━━ Source material

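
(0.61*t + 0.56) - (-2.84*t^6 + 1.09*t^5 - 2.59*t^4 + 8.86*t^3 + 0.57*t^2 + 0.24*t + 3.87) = 2.84*t^6 - 1.09*t^5 + 2.59*t^4 - 8.86*t^3 - 0.57*t^2 + 0.37*t - 3.31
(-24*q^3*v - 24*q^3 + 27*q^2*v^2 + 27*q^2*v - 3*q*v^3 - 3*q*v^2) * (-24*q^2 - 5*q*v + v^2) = 576*q^5*v + 576*q^5 - 528*q^4*v^2 - 528*q^4*v - 87*q^3*v^3 - 87*q^3*v^2 + 42*q^2*v^4 + 42*q^2*v^3 - 3*q*v^5 - 3*q*v^4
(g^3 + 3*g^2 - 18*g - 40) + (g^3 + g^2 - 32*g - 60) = 2*g^3 + 4*g^2 - 50*g - 100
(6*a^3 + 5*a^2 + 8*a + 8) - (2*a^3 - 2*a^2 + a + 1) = 4*a^3 + 7*a^2 + 7*a + 7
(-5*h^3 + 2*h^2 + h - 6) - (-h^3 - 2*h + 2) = -4*h^3 + 2*h^2 + 3*h - 8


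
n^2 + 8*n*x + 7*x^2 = (n + x)*(n + 7*x)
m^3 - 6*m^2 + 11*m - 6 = (m - 3)*(m - 2)*(m - 1)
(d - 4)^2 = d^2 - 8*d + 16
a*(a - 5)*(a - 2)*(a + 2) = a^4 - 5*a^3 - 4*a^2 + 20*a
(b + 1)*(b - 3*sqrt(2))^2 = b^3 - 6*sqrt(2)*b^2 + b^2 - 6*sqrt(2)*b + 18*b + 18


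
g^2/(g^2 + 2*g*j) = g/(g + 2*j)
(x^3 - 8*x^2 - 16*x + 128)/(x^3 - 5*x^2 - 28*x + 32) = (x - 4)/(x - 1)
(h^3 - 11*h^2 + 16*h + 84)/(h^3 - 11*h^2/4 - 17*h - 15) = 4*(h - 7)/(4*h + 5)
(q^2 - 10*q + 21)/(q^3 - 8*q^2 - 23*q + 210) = (q - 3)/(q^2 - q - 30)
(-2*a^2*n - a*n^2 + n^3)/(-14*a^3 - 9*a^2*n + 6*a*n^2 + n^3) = n/(7*a + n)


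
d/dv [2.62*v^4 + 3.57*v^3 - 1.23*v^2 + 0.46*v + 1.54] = 10.48*v^3 + 10.71*v^2 - 2.46*v + 0.46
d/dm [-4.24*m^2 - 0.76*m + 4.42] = -8.48*m - 0.76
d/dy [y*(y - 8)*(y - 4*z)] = 3*y^2 - 8*y*z - 16*y + 32*z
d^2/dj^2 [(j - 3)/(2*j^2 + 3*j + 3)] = 2*(3*(1 - 2*j)*(2*j^2 + 3*j + 3) + (j - 3)*(4*j + 3)^2)/(2*j^2 + 3*j + 3)^3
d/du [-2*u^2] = -4*u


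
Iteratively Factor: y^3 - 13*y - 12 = (y - 4)*(y^2 + 4*y + 3) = (y - 4)*(y + 1)*(y + 3)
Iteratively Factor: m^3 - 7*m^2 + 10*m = (m - 2)*(m^2 - 5*m) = (m - 5)*(m - 2)*(m)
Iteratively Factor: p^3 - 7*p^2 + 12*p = (p)*(p^2 - 7*p + 12) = p*(p - 4)*(p - 3)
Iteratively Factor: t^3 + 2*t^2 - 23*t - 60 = (t - 5)*(t^2 + 7*t + 12) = (t - 5)*(t + 4)*(t + 3)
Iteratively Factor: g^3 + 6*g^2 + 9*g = (g + 3)*(g^2 + 3*g) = (g + 3)^2*(g)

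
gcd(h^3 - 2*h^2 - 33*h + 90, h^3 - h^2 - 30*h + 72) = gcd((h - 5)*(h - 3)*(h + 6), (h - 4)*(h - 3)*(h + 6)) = h^2 + 3*h - 18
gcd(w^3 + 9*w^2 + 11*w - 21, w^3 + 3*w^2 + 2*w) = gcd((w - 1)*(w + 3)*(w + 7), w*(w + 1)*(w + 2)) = 1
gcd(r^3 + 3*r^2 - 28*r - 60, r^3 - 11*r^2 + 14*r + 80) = r^2 - 3*r - 10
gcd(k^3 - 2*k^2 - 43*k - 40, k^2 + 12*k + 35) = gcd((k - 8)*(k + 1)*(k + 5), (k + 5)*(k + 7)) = k + 5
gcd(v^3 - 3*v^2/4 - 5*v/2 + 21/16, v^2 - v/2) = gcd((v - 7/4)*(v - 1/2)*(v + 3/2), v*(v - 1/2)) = v - 1/2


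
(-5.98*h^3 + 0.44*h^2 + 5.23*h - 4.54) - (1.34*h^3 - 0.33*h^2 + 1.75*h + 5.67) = -7.32*h^3 + 0.77*h^2 + 3.48*h - 10.21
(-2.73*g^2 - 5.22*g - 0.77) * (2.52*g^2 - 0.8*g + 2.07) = -6.8796*g^4 - 10.9704*g^3 - 3.4155*g^2 - 10.1894*g - 1.5939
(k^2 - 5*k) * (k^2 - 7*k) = k^4 - 12*k^3 + 35*k^2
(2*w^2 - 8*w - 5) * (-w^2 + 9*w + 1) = -2*w^4 + 26*w^3 - 65*w^2 - 53*w - 5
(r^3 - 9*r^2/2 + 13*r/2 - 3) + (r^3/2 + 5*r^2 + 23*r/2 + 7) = 3*r^3/2 + r^2/2 + 18*r + 4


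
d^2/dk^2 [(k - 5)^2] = 2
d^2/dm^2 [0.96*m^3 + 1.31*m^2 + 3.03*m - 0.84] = 5.76*m + 2.62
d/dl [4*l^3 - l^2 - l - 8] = 12*l^2 - 2*l - 1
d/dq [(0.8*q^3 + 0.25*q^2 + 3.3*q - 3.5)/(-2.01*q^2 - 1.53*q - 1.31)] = (-1.608*q^4 - 2.448*q^3 + 3.1065*q^2 - 14.725*q - 9.678)/(4.0401*q^4 + 6.1506*q^3 + 7.6071*q^2 + 4.0086*q + 1.7161)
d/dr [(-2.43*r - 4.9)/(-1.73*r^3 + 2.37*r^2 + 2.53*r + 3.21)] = (-8.4078*r^3 - 19.6719*r^2 + 23.226*r + 4.5967)/(2.9929*r^6 - 8.2002*r^5 - 3.1369*r^4 + 0.8856*r^3 + 21.6163*r^2 + 16.2426*r + 10.3041)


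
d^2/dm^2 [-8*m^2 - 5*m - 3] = -16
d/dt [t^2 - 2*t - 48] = 2*t - 2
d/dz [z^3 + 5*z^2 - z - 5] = 3*z^2 + 10*z - 1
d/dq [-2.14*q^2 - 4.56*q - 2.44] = -4.28*q - 4.56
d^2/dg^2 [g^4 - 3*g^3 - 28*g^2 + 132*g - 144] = 12*g^2 - 18*g - 56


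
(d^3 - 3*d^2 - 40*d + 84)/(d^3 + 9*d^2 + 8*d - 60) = (d - 7)/(d + 5)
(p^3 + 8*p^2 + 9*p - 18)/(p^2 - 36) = (p^2 + 2*p - 3)/(p - 6)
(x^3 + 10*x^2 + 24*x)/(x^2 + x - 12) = x*(x + 6)/(x - 3)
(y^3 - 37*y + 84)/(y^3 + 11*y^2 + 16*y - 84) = (y^2 - 7*y + 12)/(y^2 + 4*y - 12)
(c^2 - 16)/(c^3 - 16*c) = 1/c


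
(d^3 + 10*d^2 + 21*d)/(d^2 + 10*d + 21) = d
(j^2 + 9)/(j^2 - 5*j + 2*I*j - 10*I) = (j^2 + 9)/(j^2 + j*(-5 + 2*I) - 10*I)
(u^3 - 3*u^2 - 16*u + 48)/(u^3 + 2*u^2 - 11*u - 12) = (u - 4)/(u + 1)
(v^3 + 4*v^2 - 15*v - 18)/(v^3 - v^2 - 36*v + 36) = (v^2 - 2*v - 3)/(v^2 - 7*v + 6)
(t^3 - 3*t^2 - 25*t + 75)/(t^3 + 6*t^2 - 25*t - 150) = (t - 3)/(t + 6)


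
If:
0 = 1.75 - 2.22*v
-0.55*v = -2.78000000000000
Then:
No Solution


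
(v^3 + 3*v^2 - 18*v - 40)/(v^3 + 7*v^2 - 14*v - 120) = (v + 2)/(v + 6)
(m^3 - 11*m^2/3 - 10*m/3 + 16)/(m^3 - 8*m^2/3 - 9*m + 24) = (m + 2)/(m + 3)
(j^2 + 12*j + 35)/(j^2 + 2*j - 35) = (j + 5)/(j - 5)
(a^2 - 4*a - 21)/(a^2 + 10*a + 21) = (a - 7)/(a + 7)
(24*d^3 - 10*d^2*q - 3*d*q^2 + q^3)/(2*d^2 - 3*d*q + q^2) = (-12*d^2 - d*q + q^2)/(-d + q)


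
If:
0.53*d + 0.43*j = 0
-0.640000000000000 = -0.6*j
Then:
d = -0.87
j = 1.07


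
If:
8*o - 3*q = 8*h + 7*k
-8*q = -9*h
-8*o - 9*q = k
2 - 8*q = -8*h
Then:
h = 2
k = -43/8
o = -119/64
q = 9/4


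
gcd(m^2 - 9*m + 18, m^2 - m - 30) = m - 6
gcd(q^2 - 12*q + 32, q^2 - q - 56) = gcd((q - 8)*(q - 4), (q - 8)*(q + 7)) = q - 8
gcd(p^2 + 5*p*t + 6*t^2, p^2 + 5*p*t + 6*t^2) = p^2 + 5*p*t + 6*t^2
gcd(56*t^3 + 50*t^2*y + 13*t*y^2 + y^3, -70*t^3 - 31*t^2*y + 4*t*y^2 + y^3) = 14*t^2 + 9*t*y + y^2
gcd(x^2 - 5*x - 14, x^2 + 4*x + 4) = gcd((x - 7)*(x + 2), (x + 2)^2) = x + 2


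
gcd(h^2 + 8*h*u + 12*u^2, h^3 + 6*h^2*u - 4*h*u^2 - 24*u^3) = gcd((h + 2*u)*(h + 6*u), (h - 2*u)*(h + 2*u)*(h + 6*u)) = h^2 + 8*h*u + 12*u^2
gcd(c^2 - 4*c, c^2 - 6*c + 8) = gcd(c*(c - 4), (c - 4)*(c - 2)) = c - 4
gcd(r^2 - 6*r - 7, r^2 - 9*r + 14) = r - 7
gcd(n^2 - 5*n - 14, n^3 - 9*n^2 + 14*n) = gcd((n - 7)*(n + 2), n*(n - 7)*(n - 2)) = n - 7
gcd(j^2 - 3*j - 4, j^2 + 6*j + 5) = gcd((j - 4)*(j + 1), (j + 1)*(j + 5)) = j + 1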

━━━━

- **Problem description**
Above is a listing; print exactly its lines from the one with "(r^3 - 9*r^2/2" through the one with "d/dt [t^2 - 2*t - 48] = 2*t - 2", and no other lines.

- **Output**
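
(r^3 - 9*r^2/2 + 13*r/2 - 3) + (r^3/2 + 5*r^2 + 23*r/2 + 7) = 3*r^3/2 + r^2/2 + 18*r + 4


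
d^2/dk^2 [(k - 5)^2] = 2
d^2/dm^2 [0.96*m^3 + 1.31*m^2 + 3.03*m - 0.84] = 5.76*m + 2.62
d/dl [4*l^3 - l^2 - l - 8] = 12*l^2 - 2*l - 1
d/dq [(0.8*q^3 + 0.25*q^2 + 3.3*q - 3.5)/(-2.01*q^2 - 1.53*q - 1.31)] = (-1.608*q^4 - 2.448*q^3 + 3.1065*q^2 - 14.725*q - 9.678)/(4.0401*q^4 + 6.1506*q^3 + 7.6071*q^2 + 4.0086*q + 1.7161)
d/dr [(-2.43*r - 4.9)/(-1.73*r^3 + 2.37*r^2 + 2.53*r + 3.21)] = (-8.4078*r^3 - 19.6719*r^2 + 23.226*r + 4.5967)/(2.9929*r^6 - 8.2002*r^5 - 3.1369*r^4 + 0.8856*r^3 + 21.6163*r^2 + 16.2426*r + 10.3041)


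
d^2/dm^2 [-8*m^2 - 5*m - 3] = -16
d/dt [t^2 - 2*t - 48] = 2*t - 2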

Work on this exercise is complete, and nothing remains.